# Problem statement
From the line that contains "After all cuts, unfold" to the end of the records below, copy every line exactly. Both the first and last of these lines count.

Stored items from a collection:
•••
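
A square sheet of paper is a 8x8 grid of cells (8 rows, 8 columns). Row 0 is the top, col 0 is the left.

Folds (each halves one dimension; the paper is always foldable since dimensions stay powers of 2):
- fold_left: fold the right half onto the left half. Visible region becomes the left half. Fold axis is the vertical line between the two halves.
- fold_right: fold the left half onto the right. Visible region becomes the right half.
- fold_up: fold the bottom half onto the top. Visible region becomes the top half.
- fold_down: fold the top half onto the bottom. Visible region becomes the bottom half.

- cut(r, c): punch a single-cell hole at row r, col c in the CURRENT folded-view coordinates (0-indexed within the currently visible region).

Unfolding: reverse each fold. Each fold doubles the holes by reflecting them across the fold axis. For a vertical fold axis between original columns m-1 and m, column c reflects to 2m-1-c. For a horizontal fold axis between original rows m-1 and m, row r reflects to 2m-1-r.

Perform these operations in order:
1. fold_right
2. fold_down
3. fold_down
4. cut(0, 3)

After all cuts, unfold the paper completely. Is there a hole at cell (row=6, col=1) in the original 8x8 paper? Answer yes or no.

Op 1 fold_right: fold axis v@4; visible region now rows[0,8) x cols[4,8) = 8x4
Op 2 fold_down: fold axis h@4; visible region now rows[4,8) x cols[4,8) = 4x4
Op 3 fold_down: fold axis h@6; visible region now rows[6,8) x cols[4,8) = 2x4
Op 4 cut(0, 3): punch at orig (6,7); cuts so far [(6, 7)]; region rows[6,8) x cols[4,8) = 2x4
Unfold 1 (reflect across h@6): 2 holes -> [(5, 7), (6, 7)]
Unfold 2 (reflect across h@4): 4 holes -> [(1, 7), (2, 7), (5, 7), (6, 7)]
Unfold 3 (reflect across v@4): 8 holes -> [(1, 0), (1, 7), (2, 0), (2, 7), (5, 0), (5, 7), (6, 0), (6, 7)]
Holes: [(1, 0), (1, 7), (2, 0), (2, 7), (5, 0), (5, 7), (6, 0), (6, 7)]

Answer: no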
•••
# Response to this task
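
After all cuts, unfold the paper completely. Is there a hole at cell (row=6, col=1) in the original 8x8 paper? Answer yes or no.

Op 1 fold_right: fold axis v@4; visible region now rows[0,8) x cols[4,8) = 8x4
Op 2 fold_down: fold axis h@4; visible region now rows[4,8) x cols[4,8) = 4x4
Op 3 fold_down: fold axis h@6; visible region now rows[6,8) x cols[4,8) = 2x4
Op 4 cut(0, 3): punch at orig (6,7); cuts so far [(6, 7)]; region rows[6,8) x cols[4,8) = 2x4
Unfold 1 (reflect across h@6): 2 holes -> [(5, 7), (6, 7)]
Unfold 2 (reflect across h@4): 4 holes -> [(1, 7), (2, 7), (5, 7), (6, 7)]
Unfold 3 (reflect across v@4): 8 holes -> [(1, 0), (1, 7), (2, 0), (2, 7), (5, 0), (5, 7), (6, 0), (6, 7)]
Holes: [(1, 0), (1, 7), (2, 0), (2, 7), (5, 0), (5, 7), (6, 0), (6, 7)]

Answer: no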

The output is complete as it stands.